§ **WORK INSTRUCTIONS**: Give back exactly the lines that start at the one containing "Consider the Diophantine" and run to the end of the material below, both ends included.

EXTRACTED RECORDS Block Start

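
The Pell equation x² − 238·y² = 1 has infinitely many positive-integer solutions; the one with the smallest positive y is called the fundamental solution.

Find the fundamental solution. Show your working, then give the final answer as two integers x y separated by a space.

d=238: √d = [15; 2,2,1,14,1,2,2,30] (ℓ=8, even), read p_7/q_7
i=0: a=15 ⇒ p=15, q=1
…
i=6: a=2 ⇒ p=4983, q=323
i=7: a=2 ⇒ p=11663, q=756
→ (11663, 756).  Check: 11663²=136025569, 238·756²=136025568, difference 1.

11663 756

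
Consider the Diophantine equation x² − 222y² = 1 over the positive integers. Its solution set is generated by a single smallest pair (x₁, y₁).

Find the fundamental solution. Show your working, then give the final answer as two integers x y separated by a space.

149 10

√222 = [14; 1,8,1,28, …], period ℓ=4 (even) → k=3
i=0: a=14 ⇒ p=14, q=1
…
i=2: a=8 ⇒ p=134, q=9
i=3: a=1 ⇒ p=149, q=10
→ (149, 10).  Check: 149²=22201, 222·10²=22200, difference 1.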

EXTRACTED RECORDS Block End

§ **SOLUTION FOR THIS EXERCISE**:
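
Consider the Diophantine equation x² − 222y² = 1 over the positive integers. Its solution set is generated by a single smallest pair (x₁, y₁).

Find the fundamental solution. Show your working, then give the final answer as two integers x y separated by a space.

149 10

√222 = [14; 1,8,1,28, …], period ℓ=4 (even) → k=3
i=0: a=14 ⇒ p=14, q=1
…
i=2: a=8 ⇒ p=134, q=9
i=3: a=1 ⇒ p=149, q=10
→ (149, 10).  Check: 149²=22201, 222·10²=22200, difference 1.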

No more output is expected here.